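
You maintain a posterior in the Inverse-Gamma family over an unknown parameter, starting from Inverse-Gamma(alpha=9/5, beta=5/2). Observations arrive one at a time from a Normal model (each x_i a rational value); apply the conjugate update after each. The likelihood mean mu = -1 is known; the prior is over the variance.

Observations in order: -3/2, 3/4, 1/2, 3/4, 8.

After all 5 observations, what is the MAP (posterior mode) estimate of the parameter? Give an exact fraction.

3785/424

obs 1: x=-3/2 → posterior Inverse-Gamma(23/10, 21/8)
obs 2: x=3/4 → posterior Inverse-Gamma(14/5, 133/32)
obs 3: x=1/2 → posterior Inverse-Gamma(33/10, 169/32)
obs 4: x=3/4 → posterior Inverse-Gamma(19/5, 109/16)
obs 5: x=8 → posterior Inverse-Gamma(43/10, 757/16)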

..............................

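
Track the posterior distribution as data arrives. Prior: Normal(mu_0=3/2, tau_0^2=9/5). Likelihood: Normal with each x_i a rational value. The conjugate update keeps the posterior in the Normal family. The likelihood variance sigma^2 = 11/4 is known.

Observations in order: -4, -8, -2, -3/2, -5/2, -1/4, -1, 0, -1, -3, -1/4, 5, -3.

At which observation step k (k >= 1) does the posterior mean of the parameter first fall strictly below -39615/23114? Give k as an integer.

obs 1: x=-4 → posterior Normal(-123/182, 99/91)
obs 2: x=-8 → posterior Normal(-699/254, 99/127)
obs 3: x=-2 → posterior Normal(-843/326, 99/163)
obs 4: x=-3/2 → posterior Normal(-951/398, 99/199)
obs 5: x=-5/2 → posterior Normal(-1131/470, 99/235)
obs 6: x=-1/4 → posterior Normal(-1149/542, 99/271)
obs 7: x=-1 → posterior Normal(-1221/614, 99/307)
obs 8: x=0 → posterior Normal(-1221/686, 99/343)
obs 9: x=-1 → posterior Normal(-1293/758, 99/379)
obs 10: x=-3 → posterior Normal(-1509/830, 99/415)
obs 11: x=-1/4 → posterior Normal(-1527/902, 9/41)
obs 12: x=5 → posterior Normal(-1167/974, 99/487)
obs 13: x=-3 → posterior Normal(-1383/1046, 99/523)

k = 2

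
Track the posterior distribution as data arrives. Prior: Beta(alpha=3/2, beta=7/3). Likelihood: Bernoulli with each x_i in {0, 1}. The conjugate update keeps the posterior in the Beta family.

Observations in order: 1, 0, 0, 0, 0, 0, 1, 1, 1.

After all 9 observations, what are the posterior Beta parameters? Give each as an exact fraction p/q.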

..............................

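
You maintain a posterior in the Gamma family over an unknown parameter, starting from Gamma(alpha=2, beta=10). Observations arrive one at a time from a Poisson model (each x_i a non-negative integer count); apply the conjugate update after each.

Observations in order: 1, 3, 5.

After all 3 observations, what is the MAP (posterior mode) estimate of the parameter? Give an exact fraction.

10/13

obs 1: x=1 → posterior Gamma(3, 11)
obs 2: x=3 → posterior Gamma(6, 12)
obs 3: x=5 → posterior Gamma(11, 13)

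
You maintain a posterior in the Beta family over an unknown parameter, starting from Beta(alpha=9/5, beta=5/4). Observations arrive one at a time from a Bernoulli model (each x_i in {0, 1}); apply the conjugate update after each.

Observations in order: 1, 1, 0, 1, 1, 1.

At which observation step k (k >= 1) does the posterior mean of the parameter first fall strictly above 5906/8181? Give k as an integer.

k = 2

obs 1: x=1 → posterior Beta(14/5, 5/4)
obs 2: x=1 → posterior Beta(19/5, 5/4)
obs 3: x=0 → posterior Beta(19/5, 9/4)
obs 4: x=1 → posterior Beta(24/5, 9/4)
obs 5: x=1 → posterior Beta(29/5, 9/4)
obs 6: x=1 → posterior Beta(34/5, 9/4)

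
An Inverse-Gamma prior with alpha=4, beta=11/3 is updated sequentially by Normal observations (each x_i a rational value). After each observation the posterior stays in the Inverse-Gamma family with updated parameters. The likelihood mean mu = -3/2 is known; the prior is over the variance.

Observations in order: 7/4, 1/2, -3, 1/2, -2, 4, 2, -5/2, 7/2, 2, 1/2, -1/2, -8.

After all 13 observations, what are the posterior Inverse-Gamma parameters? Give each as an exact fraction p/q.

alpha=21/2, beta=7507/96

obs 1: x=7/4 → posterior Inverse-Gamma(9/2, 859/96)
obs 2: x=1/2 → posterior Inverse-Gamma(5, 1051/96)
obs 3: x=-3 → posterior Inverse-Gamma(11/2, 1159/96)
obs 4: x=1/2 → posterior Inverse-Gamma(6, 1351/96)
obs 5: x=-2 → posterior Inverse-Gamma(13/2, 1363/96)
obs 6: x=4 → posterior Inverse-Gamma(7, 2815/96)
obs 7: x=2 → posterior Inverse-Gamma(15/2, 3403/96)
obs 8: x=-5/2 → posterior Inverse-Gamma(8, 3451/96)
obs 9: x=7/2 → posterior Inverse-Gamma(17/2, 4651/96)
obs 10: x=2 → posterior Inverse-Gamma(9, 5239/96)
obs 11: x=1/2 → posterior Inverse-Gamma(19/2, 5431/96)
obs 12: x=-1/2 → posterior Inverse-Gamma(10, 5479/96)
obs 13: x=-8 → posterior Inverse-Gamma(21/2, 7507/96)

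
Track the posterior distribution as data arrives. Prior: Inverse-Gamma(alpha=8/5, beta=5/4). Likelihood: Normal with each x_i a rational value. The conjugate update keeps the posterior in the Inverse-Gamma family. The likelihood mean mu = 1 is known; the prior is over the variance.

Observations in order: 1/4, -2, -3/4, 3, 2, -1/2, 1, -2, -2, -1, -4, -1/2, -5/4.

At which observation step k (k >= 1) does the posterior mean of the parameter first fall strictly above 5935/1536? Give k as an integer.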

..............................

**To do**
Filter the records above, keeping each line that contains the word "Track".

**Answer section**
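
Track the posterior distribution as data arrives. Prior: Normal(mu_0=3/2, tau_0^2=9/5). Likelihood: Normal with each x_i a rational value. The conjugate update keeps the posterior in the Normal family. The likelihood variance sigma^2 = 11/4 is known.
Track the posterior distribution as data arrives. Prior: Beta(alpha=3/2, beta=7/3). Likelihood: Bernoulli with each x_i in {0, 1}. The conjugate update keeps the posterior in the Beta family.
Track the posterior distribution as data arrives. Prior: Inverse-Gamma(alpha=8/5, beta=5/4). Likelihood: Normal with each x_i a rational value. The conjugate update keeps the posterior in the Inverse-Gamma family. The likelihood mean mu = 1 is known; the prior is over the variance.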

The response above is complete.